(Provided entries)
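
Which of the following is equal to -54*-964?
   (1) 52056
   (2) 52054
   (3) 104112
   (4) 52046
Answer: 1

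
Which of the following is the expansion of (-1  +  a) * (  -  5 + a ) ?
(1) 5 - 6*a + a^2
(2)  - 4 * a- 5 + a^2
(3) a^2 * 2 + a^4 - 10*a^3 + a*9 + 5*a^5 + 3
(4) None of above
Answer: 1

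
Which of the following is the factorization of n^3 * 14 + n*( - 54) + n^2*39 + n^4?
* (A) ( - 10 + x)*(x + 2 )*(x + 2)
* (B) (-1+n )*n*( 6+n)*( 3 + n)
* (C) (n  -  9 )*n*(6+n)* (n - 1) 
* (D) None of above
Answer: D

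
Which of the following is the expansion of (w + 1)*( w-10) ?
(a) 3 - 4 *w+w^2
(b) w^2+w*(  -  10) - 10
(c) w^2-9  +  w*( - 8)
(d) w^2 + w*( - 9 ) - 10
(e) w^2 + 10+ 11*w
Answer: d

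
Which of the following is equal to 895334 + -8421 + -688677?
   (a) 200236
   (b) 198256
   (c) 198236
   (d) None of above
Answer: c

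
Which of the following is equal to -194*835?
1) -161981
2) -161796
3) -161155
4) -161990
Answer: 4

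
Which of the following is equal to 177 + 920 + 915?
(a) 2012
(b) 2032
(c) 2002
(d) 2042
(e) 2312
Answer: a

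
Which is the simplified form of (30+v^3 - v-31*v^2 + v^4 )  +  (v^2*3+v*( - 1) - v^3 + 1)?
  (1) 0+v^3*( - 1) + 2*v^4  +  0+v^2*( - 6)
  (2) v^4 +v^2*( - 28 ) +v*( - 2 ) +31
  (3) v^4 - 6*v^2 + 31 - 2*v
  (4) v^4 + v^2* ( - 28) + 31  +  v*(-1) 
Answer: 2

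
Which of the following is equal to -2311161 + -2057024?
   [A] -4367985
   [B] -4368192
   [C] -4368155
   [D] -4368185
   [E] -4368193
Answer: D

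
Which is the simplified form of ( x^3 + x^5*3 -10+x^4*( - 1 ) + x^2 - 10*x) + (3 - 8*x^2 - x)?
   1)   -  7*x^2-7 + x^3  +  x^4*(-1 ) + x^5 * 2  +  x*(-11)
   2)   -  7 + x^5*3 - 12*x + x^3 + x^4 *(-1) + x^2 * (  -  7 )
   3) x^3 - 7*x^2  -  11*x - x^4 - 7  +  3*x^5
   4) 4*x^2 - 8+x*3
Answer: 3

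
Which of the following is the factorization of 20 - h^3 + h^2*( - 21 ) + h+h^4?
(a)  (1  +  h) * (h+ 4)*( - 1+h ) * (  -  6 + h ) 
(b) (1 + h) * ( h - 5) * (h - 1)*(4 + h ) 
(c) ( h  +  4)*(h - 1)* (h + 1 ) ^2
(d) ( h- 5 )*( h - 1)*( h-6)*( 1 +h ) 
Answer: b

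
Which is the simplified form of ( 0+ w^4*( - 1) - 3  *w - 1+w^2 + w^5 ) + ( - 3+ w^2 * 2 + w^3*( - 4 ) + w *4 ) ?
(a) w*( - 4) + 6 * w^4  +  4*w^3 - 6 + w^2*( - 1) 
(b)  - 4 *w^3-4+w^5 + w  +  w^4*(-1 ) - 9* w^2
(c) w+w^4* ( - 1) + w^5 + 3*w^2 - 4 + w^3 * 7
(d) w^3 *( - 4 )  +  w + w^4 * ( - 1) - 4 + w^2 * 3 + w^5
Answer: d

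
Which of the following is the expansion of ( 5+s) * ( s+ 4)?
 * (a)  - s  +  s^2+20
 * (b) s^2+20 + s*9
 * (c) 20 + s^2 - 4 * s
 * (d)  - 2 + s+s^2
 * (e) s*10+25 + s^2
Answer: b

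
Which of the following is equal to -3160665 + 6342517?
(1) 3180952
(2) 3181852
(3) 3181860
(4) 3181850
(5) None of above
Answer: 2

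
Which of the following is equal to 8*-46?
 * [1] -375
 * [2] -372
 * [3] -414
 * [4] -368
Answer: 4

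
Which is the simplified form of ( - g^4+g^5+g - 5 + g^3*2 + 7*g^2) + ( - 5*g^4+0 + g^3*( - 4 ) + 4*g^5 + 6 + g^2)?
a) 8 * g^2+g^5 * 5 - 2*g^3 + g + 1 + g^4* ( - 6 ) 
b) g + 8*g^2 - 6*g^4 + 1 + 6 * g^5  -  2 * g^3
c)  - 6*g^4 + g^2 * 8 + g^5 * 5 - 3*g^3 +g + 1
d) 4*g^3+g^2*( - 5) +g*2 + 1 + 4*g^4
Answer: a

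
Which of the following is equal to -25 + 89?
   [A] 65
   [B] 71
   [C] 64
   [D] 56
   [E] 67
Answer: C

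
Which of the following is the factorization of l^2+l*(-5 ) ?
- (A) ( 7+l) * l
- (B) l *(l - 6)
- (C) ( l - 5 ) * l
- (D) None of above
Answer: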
(End Provided entries)
(Provided entries)
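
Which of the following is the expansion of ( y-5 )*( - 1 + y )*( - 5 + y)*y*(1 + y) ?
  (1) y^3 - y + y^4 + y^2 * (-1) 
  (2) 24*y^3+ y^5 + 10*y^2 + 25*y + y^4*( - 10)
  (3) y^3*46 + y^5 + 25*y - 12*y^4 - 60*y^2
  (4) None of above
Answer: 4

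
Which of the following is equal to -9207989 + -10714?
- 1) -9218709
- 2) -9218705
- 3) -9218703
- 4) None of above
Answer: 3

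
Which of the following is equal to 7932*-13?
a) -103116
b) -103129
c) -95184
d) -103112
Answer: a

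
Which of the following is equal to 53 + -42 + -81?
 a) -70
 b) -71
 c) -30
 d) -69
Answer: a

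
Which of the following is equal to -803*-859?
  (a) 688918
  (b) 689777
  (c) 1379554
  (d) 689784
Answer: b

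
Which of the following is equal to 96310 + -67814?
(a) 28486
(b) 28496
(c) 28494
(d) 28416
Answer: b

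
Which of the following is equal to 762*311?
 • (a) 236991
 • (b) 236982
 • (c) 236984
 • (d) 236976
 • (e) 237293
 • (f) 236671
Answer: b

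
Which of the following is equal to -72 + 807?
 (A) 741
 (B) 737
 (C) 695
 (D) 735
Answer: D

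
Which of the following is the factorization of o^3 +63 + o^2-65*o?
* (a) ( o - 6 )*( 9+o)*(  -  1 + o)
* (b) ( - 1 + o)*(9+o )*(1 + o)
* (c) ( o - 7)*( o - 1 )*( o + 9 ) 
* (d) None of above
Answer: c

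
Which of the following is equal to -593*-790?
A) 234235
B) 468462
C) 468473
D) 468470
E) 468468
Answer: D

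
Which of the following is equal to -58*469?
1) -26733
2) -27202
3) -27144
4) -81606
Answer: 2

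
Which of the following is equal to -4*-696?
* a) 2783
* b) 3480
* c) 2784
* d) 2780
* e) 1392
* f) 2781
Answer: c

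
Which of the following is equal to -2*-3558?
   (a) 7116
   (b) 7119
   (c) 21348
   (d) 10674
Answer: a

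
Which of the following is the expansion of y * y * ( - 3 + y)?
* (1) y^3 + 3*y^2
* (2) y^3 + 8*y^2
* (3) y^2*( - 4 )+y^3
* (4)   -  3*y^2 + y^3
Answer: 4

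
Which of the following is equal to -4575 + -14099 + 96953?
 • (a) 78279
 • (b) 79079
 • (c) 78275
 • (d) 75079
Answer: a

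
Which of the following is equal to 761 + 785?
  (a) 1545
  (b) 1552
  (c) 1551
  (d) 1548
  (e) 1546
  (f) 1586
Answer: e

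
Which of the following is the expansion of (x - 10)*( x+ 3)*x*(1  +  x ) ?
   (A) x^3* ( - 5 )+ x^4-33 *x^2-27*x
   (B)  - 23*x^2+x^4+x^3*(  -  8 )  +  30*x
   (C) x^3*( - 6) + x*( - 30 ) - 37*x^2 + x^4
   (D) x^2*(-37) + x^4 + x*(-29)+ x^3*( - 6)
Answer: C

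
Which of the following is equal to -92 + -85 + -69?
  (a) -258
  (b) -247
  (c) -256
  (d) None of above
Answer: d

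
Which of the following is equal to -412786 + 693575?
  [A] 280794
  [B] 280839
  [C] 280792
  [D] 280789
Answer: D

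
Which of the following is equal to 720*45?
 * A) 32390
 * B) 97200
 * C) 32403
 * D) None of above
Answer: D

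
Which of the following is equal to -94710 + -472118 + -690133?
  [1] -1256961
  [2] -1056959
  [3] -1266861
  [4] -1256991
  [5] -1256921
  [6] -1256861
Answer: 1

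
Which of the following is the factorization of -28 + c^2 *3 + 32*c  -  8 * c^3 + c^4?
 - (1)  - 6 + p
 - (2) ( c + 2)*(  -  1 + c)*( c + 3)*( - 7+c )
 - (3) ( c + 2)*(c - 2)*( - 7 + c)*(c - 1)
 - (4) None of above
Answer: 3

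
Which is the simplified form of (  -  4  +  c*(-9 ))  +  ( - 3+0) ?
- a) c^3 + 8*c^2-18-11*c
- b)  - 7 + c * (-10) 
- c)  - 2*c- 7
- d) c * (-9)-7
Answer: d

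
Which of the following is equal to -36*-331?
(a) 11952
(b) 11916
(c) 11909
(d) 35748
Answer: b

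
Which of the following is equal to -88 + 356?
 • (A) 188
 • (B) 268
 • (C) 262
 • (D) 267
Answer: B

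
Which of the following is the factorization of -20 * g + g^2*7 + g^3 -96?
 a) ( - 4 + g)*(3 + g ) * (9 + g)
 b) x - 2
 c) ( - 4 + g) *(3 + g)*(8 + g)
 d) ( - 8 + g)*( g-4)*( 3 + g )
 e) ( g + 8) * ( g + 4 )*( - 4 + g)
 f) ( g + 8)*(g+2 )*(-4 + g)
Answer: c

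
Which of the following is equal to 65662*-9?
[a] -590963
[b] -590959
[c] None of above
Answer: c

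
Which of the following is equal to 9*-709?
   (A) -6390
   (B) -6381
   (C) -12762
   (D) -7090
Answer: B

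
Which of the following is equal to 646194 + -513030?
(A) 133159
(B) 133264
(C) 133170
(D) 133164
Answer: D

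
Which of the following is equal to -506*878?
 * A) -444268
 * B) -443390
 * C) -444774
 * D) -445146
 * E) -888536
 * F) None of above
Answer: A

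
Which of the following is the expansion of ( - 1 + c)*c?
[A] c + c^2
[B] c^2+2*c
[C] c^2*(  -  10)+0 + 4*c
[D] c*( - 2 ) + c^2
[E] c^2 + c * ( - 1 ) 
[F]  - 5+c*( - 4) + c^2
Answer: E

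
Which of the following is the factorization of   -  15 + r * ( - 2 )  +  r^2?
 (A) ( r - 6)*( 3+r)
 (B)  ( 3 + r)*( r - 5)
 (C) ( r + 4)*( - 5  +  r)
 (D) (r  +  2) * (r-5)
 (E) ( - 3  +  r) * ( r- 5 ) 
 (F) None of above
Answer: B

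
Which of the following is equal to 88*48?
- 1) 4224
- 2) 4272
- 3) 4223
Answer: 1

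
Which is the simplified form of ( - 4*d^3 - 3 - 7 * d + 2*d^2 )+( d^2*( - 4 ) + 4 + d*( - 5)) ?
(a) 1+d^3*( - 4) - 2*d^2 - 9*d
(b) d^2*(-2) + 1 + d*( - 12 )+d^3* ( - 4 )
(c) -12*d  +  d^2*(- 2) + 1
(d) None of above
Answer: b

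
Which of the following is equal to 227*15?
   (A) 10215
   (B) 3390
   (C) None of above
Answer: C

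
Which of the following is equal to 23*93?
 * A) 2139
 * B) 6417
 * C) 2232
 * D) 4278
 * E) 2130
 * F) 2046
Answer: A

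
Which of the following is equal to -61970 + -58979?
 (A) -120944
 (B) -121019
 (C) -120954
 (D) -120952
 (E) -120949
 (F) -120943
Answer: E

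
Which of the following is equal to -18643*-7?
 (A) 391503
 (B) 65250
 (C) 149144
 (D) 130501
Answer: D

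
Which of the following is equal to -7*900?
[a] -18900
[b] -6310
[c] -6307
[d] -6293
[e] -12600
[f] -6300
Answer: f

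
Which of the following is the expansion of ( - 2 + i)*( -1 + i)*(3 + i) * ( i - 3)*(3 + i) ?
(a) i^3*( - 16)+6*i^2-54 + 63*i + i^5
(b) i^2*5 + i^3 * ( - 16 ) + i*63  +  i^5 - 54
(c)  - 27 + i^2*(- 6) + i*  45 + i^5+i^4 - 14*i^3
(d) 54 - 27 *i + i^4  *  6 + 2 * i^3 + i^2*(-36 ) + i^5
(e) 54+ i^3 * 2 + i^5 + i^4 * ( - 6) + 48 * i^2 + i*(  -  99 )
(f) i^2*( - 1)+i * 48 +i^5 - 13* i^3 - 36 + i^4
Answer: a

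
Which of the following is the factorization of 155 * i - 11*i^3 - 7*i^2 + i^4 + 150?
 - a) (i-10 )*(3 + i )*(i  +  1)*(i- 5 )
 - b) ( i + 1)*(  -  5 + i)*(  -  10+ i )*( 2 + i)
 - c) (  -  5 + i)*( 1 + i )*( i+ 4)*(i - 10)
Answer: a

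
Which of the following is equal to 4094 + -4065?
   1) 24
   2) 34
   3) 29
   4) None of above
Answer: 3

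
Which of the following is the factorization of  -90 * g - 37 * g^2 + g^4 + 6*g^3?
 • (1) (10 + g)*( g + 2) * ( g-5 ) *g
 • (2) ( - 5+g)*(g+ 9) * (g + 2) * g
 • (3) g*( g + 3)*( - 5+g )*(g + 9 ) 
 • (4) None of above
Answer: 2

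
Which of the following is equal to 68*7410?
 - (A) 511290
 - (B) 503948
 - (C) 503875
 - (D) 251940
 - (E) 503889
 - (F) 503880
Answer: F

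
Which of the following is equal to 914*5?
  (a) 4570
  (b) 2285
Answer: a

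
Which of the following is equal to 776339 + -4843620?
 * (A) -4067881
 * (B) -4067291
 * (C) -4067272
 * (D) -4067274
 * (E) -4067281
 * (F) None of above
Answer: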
(End Provided entries)
(Provided entries)
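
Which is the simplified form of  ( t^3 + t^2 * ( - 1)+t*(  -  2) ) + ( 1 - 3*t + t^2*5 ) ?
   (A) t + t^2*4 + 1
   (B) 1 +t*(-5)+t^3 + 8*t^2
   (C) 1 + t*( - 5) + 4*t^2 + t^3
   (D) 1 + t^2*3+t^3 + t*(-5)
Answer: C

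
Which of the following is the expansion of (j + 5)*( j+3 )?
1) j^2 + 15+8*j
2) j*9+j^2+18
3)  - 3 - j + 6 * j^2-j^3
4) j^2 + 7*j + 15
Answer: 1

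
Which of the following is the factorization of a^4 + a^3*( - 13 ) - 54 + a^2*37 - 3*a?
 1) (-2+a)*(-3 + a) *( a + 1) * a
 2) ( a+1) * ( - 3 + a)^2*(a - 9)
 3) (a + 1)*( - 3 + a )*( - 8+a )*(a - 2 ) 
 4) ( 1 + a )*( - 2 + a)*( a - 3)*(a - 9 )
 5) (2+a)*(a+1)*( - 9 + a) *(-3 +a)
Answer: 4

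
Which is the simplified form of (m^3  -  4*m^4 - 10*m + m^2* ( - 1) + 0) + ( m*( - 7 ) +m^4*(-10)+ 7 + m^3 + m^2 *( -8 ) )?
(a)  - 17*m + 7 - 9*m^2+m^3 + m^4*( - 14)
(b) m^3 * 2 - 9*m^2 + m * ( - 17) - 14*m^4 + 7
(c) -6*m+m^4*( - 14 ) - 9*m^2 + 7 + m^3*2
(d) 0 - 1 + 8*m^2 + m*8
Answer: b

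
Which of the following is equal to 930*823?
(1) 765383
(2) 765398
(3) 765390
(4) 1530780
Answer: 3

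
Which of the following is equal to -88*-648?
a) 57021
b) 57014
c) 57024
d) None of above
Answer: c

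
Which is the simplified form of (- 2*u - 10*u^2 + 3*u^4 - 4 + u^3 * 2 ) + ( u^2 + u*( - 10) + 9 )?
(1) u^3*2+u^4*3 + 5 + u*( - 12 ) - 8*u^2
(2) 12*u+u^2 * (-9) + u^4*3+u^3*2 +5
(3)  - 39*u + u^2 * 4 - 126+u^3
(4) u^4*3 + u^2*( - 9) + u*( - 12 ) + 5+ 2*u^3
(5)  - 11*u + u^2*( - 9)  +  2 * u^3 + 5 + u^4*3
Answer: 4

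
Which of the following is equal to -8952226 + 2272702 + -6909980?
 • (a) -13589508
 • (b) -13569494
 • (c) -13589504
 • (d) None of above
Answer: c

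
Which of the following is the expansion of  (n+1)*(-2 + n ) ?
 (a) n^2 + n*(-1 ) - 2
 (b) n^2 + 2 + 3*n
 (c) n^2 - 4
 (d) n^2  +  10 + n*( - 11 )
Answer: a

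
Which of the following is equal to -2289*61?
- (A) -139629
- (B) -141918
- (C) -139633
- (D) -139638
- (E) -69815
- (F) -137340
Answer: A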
(End Provided entries)
* [Assigned task]:
Go through the material above and count the lines that include "expansion". Give the number alone.

* [Response]:
10